# What you need to do:
The expected response consists solely of the lines from the line with "Files with sizes 110" through the last line of the material below, copied exactly.

# Working data:
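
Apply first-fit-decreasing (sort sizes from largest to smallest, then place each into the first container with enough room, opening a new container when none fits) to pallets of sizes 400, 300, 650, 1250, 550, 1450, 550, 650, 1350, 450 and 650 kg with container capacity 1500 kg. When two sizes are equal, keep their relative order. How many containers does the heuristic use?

Sorted descending: 1450, 1350, 1250, 650, 650, 650, 550, 550, 450, 400, 300.
  1450 → container 1 (new)  [load 1450/1500]
  1350 → container 2 (new)  [load 1350/1500]
  1250 → container 3 (new)  [load 1250/1500]
  650 → container 4 (new)  [load 650/1500]
  650 → container 4  [load 1300/1500]
  650 → container 5 (new)  [load 650/1500]
  550 → container 5  [load 1200/1500]
  550 → container 6 (new)  [load 550/1500]
  450 → container 6  [load 1000/1500]
  400 → container 6  [load 1400/1500]
  300 → container 5  [load 1500/1500]
6 containers opened.

6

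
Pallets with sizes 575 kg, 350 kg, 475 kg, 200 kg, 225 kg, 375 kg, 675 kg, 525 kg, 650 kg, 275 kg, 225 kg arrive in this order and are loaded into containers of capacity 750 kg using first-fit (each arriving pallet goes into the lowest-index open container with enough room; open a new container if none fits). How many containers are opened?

7

  575 → container 1 (new)  [load 575/750]
  350 → container 2 (new)  [load 350/750]
  475 → container 3 (new)  [load 475/750]
  200 → container 2  [load 550/750]
  225 → container 3  [load 700/750]
  375 → container 4 (new)  [load 375/750]
  675 → container 5 (new)  [load 675/750]
  525 → container 6 (new)  [load 525/750]
  650 → container 7 (new)  [load 650/750]
  275 → container 4  [load 650/750]
  225 → container 6  [load 750/750]
7 containers opened.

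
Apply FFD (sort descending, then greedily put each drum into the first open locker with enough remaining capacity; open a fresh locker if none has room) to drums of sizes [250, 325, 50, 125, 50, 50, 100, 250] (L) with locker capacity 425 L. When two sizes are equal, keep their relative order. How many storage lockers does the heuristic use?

Sorted descending: 325, 250, 250, 125, 100, 50, 50, 50.
  325 → locker 1 (new)  [load 325/425]
  250 → locker 2 (new)  [load 250/425]
  250 → locker 3 (new)  [load 250/425]
  125 → locker 2  [load 375/425]
  100 → locker 1  [load 425/425]
  50 → locker 2  [load 425/425]
  50 → locker 3  [load 300/425]
  50 → locker 3  [load 350/425]
3 storage lockers opened.

3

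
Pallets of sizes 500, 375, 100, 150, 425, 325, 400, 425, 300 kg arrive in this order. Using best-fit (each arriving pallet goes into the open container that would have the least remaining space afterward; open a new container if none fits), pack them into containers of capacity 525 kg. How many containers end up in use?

7

  500 → container 1 (new)  [load 500/525]
  375 → container 2 (new)  [load 375/525]
  100 → container 2  [load 475/525]
  150 → container 3 (new)  [load 150/525]
  425 → container 4 (new)  [load 425/525]
  325 → container 3  [load 475/525]
  400 → container 5 (new)  [load 400/525]
  425 → container 6 (new)  [load 425/525]
  300 → container 7 (new)  [load 300/525]
7 containers opened.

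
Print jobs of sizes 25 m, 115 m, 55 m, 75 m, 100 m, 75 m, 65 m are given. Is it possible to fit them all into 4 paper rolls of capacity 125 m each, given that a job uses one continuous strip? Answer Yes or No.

No

Total = 510 m; ⌈510/125⌉ = 5.
At least 5 paper rolls are required, but only 4 are allowed.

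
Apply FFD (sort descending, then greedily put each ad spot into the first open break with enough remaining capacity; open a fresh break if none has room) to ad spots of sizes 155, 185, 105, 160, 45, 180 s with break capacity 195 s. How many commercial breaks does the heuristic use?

Sorted descending: 185, 180, 160, 155, 105, 45.
  185 → break 1 (new)  [load 185/195]
  180 → break 2 (new)  [load 180/195]
  160 → break 3 (new)  [load 160/195]
  155 → break 4 (new)  [load 155/195]
  105 → break 5 (new)  [load 105/195]
  45 → break 5  [load 150/195]
5 commercial breaks opened.

5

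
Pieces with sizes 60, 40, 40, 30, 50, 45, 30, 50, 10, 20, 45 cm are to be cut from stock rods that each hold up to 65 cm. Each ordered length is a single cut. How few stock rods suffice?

8

Total = 60 + 50 + 50 + 45 + 45 + 40 + 40 + 30 + 30 + 20 + 10 = 420 cm.
Lower bound: ⌈420/65⌉ = 7 stock rods.
A packing using 8 stock rods:
  stock rod 1: 60 = 60
  stock rod 2: 50 + 10 = 60
  stock rod 3: 50 = 50
  stock rod 4: 45 + 20 = 65
  stock rod 5: 45 = 45
  stock rod 6: 40 = 40
  stock rod 7: 40 = 40
  stock rod 8: 30 + 30 = 60
No arrangement into 7 stock rods stays within capacity, so 8 is optimal.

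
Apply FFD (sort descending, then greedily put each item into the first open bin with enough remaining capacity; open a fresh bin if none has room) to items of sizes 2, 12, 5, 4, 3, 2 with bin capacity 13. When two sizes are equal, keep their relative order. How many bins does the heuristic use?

3

Sorted descending: 12, 5, 4, 3, 2, 2.
  12 → bin 1 (new)  [load 12/13]
  5 → bin 2 (new)  [load 5/13]
  4 → bin 2  [load 9/13]
  3 → bin 2  [load 12/13]
  2 → bin 3 (new)  [load 2/13]
  2 → bin 3  [load 4/13]
3 bins opened.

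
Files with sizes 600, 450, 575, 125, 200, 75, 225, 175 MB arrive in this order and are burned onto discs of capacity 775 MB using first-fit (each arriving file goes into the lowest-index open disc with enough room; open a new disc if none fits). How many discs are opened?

  600 → disc 1 (new)  [load 600/775]
  450 → disc 2 (new)  [load 450/775]
  575 → disc 3 (new)  [load 575/775]
  125 → disc 1  [load 725/775]
  200 → disc 2  [load 650/775]
  75 → disc 2  [load 725/775]
  225 → disc 4 (new)  [load 225/775]
  175 → disc 3  [load 750/775]
4 discs opened.

4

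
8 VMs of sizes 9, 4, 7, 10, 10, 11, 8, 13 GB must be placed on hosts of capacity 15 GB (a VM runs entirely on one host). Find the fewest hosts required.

6

Total = 13 + 11 + 10 + 10 + 9 + 8 + 7 + 4 = 72 GB.
Lower bound: ⌈72/15⌉ = 5 hosts.
Also, 6 VMs each exceed 15/2 GB, and no two of those can share a host, so at least 6 hosts are needed.
A packing using 6 hosts:
  host 1: 13 = 13
  host 2: 11 + 4 = 15
  host 3: 10 = 10
  host 4: 10 = 10
  host 5: 9 = 9
  host 6: 8 + 7 = 15
This matches the lower bound, so 6 is optimal.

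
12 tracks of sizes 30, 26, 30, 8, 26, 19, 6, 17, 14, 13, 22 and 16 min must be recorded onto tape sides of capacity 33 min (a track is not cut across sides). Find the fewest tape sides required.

8

Total = 30 + 30 + 26 + 26 + 22 + 19 + 17 + 16 + 14 + 13 + 8 + 6 = 227 min.
Lower bound: ⌈227/33⌉ = 7 tape sides.
A packing using 8 tape sides:
  side 1: 30 = 30
  side 2: 30 = 30
  side 3: 26 + 6 = 32
  side 4: 26 = 26
  side 5: 22 + 8 = 30
  side 6: 19 + 14 = 33
  side 7: 17 + 16 = 33
  side 8: 13 = 13
No arrangement into 7 tape sides stays within capacity, so 8 is optimal.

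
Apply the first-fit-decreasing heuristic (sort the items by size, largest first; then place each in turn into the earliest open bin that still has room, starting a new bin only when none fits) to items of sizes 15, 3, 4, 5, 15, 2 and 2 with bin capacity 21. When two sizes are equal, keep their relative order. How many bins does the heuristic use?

3

Sorted descending: 15, 15, 5, 4, 3, 2, 2.
  15 → bin 1 (new)  [load 15/21]
  15 → bin 2 (new)  [load 15/21]
  5 → bin 1  [load 20/21]
  4 → bin 2  [load 19/21]
  3 → bin 3 (new)  [load 3/21]
  2 → bin 2  [load 21/21]
  2 → bin 3  [load 5/21]
3 bins opened.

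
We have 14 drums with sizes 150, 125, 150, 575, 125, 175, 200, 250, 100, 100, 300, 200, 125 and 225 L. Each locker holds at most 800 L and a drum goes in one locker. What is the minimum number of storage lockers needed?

4

Total = 575 + 300 + 250 + 225 + 200 + 200 + 175 + 150 + 150 + 125 + 125 + 125 + 100 + 100 = 2800 L.
Lower bound: ⌈2800/800⌉ = 4 storage lockers.
A packing using 4 storage lockers:
  locker 1: 575 + 225 = 800
  locker 2: 300 + 250 + 200 = 750
  locker 3: 200 + 175 + 150 + 150 + 125 = 800
  locker 4: 125 + 125 + 100 + 100 = 450
This matches the lower bound, so 4 is optimal.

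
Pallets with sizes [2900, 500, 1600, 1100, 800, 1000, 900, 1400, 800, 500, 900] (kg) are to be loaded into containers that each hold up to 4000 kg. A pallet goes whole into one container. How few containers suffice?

Total = 2900 + 1600 + 1400 + 1100 + 1000 + 900 + 900 + 800 + 800 + 500 + 500 = 12400 kg.
Lower bound: ⌈12400/4000⌉ = 4 containers.
A packing using 4 containers:
  container 1: 2900 + 1100 = 4000
  container 2: 1600 + 1400 + 1000 = 4000
  container 3: 900 + 900 + 800 + 800 + 500 = 3900
  container 4: 500 = 500
This matches the lower bound, so 4 is optimal.

4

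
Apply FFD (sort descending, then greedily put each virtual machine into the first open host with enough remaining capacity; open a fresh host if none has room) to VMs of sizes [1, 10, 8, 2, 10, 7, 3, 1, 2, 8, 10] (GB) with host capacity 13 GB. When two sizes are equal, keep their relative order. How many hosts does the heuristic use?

6

Sorted descending: 10, 10, 10, 8, 8, 7, 3, 2, 2, 1, 1.
  10 → host 1 (new)  [load 10/13]
  10 → host 2 (new)  [load 10/13]
  10 → host 3 (new)  [load 10/13]
  8 → host 4 (new)  [load 8/13]
  8 → host 5 (new)  [load 8/13]
  7 → host 6 (new)  [load 7/13]
  3 → host 1  [load 13/13]
  2 → host 2  [load 12/13]
  2 → host 3  [load 12/13]
  1 → host 2  [load 13/13]
  1 → host 3  [load 13/13]
6 hosts opened.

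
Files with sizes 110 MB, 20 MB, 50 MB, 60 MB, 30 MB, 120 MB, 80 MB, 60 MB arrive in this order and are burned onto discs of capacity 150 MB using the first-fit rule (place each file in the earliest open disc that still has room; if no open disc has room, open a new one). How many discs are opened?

  110 → disc 1 (new)  [load 110/150]
  20 → disc 1  [load 130/150]
  50 → disc 2 (new)  [load 50/150]
  60 → disc 2  [load 110/150]
  30 → disc 2  [load 140/150]
  120 → disc 3 (new)  [load 120/150]
  80 → disc 4 (new)  [load 80/150]
  60 → disc 4  [load 140/150]
4 discs opened.

4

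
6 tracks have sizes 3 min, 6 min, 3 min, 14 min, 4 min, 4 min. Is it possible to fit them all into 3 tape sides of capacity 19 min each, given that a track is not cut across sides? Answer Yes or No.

Yes

A valid assignment using 2 tape sides:
  side 1: 14 + 4 = 18
  side 2: 6 + 4 + 3 + 3 = 16
That uses only 2 ≤ 3, so 3 tape sides are enough.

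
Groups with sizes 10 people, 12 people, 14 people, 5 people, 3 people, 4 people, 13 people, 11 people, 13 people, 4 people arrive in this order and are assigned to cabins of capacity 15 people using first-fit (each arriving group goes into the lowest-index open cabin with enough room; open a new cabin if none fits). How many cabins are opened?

7

  10 → cabin 1 (new)  [load 10/15]
  12 → cabin 2 (new)  [load 12/15]
  14 → cabin 3 (new)  [load 14/15]
  5 → cabin 1  [load 15/15]
  3 → cabin 2  [load 15/15]
  4 → cabin 4 (new)  [load 4/15]
  13 → cabin 5 (new)  [load 13/15]
  11 → cabin 4  [load 15/15]
  13 → cabin 6 (new)  [load 13/15]
  4 → cabin 7 (new)  [load 4/15]
7 cabins opened.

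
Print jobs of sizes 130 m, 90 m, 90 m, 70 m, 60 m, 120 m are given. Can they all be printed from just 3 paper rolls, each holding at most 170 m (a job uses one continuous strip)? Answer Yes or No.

No

Total = 560 m; ⌈560/170⌉ = 4.
At least 4 paper rolls are required, but only 3 are allowed.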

# Worked solution:
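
Files with sizes 110 MB, 20 MB, 50 MB, 60 MB, 30 MB, 120 MB, 80 MB, 60 MB arrive in this order and are burned onto discs of capacity 150 MB using the first-fit rule (place each file in the earliest open disc that still has room; if no open disc has room, open a new one). How many discs are opened?

  110 → disc 1 (new)  [load 110/150]
  20 → disc 1  [load 130/150]
  50 → disc 2 (new)  [load 50/150]
  60 → disc 2  [load 110/150]
  30 → disc 2  [load 140/150]
  120 → disc 3 (new)  [load 120/150]
  80 → disc 4 (new)  [load 80/150]
  60 → disc 4  [load 140/150]
4 discs opened.

4

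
6 tracks have sizes 3 min, 6 min, 3 min, 14 min, 4 min, 4 min. Is it possible to fit them all into 3 tape sides of capacity 19 min each, given that a track is not cut across sides? Answer Yes or No.

Yes

A valid assignment using 2 tape sides:
  side 1: 14 + 4 = 18
  side 2: 6 + 4 + 3 + 3 = 16
That uses only 2 ≤ 3, so 3 tape sides are enough.

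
Groups with sizes 10 people, 12 people, 14 people, 5 people, 3 people, 4 people, 13 people, 11 people, 13 people, 4 people arrive in this order and are assigned to cabins of capacity 15 people using first-fit (each arriving group goes into the lowest-index open cabin with enough room; open a new cabin if none fits). How many cabins are opened?

7

  10 → cabin 1 (new)  [load 10/15]
  12 → cabin 2 (new)  [load 12/15]
  14 → cabin 3 (new)  [load 14/15]
  5 → cabin 1  [load 15/15]
  3 → cabin 2  [load 15/15]
  4 → cabin 4 (new)  [load 4/15]
  13 → cabin 5 (new)  [load 13/15]
  11 → cabin 4  [load 15/15]
  13 → cabin 6 (new)  [load 13/15]
  4 → cabin 7 (new)  [load 4/15]
7 cabins opened.

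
Print jobs of sizes 130 m, 90 m, 90 m, 70 m, 60 m, 120 m are given. Can they all be printed from just 3 paper rolls, each holding at most 170 m (a job uses one continuous strip)? Answer Yes or No.

No

Total = 560 m; ⌈560/170⌉ = 4.
At least 4 paper rolls are required, but only 3 are allowed.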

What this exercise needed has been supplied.